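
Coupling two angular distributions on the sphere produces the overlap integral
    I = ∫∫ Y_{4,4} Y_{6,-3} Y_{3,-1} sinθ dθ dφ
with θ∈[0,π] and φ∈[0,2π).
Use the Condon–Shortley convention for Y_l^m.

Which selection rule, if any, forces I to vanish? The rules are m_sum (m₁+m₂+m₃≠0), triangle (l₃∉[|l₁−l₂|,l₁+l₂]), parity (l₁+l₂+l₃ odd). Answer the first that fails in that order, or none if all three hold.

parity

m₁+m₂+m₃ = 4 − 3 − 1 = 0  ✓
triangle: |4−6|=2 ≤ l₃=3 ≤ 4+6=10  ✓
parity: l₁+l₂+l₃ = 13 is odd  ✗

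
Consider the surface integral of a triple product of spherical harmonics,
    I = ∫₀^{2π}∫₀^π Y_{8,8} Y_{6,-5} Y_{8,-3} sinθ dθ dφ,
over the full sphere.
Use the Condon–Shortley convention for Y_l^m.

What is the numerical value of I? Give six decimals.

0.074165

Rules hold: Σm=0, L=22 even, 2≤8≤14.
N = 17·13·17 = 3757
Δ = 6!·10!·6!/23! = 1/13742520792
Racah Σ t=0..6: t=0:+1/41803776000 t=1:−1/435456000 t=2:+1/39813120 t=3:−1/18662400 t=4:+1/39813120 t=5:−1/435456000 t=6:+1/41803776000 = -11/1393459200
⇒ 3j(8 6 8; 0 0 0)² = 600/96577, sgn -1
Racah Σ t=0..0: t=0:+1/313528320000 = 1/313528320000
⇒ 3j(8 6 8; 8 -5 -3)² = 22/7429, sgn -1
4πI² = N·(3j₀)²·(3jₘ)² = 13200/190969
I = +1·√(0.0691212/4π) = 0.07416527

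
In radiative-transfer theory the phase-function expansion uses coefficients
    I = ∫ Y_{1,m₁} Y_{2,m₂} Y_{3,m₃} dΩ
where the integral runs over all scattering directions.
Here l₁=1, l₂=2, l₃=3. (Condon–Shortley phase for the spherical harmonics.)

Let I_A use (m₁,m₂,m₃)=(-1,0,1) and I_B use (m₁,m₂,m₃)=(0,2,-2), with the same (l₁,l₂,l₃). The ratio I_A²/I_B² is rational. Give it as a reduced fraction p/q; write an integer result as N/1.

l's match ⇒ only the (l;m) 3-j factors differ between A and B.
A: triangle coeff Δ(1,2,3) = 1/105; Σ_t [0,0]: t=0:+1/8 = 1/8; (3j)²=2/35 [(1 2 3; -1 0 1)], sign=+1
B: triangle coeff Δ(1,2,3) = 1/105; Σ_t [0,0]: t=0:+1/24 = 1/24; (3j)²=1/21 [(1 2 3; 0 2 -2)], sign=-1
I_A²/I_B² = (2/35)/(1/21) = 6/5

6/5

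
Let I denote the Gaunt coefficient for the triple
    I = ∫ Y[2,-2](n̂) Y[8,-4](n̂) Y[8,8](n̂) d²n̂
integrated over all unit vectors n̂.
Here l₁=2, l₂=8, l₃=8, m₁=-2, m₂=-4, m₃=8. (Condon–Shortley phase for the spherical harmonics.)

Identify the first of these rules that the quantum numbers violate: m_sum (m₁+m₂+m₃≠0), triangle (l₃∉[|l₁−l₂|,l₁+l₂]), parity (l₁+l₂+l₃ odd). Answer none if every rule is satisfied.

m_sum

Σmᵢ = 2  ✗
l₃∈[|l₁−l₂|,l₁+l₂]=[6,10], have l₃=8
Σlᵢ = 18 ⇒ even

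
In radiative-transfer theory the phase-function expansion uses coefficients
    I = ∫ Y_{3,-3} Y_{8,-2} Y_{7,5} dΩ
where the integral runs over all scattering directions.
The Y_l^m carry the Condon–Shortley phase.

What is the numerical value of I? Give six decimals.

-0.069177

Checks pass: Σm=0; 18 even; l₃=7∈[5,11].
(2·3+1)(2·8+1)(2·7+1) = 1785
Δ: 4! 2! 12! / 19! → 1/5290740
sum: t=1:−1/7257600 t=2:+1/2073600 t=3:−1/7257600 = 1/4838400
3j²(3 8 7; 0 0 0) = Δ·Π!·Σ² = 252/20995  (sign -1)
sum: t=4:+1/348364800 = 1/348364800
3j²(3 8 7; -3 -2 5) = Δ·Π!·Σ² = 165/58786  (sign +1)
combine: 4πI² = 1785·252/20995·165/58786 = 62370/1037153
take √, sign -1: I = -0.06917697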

-------------------------

How many of the lines above include the string "sphere"? Reply with the number by itself.

2